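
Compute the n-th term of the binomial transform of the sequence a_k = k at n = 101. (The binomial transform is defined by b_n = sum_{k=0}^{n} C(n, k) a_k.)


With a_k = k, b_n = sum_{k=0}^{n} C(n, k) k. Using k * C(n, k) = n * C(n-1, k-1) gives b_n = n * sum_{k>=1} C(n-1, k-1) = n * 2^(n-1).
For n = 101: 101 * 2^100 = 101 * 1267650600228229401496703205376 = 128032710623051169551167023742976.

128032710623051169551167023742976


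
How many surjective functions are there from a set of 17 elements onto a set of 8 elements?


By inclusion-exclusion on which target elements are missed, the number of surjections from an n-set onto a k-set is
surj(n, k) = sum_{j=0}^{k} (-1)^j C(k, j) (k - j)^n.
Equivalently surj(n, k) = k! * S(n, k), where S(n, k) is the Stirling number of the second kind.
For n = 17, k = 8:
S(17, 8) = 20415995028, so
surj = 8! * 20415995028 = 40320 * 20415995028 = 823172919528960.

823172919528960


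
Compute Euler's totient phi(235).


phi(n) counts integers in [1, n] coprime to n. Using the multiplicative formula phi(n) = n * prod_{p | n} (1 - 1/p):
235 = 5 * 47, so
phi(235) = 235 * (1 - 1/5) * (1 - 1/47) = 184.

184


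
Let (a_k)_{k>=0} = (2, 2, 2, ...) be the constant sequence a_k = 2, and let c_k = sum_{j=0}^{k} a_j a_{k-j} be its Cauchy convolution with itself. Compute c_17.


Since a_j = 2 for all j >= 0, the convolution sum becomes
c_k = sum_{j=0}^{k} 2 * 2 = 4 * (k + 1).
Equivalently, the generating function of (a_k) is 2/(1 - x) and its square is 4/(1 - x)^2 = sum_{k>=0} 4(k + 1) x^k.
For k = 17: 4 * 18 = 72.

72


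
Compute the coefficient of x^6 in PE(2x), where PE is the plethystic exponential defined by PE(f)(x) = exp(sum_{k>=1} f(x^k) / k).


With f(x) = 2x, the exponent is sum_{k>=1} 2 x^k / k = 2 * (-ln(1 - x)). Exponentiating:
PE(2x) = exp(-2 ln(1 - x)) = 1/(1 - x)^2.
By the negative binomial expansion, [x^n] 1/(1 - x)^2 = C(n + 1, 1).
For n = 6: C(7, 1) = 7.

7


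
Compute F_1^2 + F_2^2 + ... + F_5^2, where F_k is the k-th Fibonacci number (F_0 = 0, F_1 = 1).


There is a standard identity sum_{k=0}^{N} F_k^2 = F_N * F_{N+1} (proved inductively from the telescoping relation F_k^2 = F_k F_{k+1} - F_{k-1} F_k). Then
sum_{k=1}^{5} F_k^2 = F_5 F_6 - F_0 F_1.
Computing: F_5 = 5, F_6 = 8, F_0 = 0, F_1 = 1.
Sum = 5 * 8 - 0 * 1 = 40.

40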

* * *

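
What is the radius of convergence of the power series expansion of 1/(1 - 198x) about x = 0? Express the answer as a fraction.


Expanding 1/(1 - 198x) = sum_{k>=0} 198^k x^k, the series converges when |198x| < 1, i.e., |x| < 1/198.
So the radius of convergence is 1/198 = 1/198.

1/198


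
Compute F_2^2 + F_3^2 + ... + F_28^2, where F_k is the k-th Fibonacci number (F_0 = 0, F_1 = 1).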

* * *

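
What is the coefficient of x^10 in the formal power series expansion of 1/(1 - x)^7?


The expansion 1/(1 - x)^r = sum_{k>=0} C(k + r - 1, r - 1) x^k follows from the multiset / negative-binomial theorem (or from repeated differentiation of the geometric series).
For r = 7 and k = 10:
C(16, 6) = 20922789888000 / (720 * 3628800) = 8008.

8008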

* * *

_Task goal_
Both the line containing "What is the radius" and the line containing "Compute F_2^2 +" belong in the answer. Print them and every line above that falls between them exactly, and no others.

_Response to the task_
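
What is the radius of convergence of the power series expansion of 1/(1 - 198x) about x = 0? Express the answer as a fraction.


Expanding 1/(1 - 198x) = sum_{k>=0} 198^k x^k, the series converges when |198x| < 1, i.e., |x| < 1/198.
So the radius of convergence is 1/198 = 1/198.

1/198


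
Compute F_2^2 + F_3^2 + ... + F_28^2, where F_k is the k-th Fibonacci number (F_0 = 0, F_1 = 1).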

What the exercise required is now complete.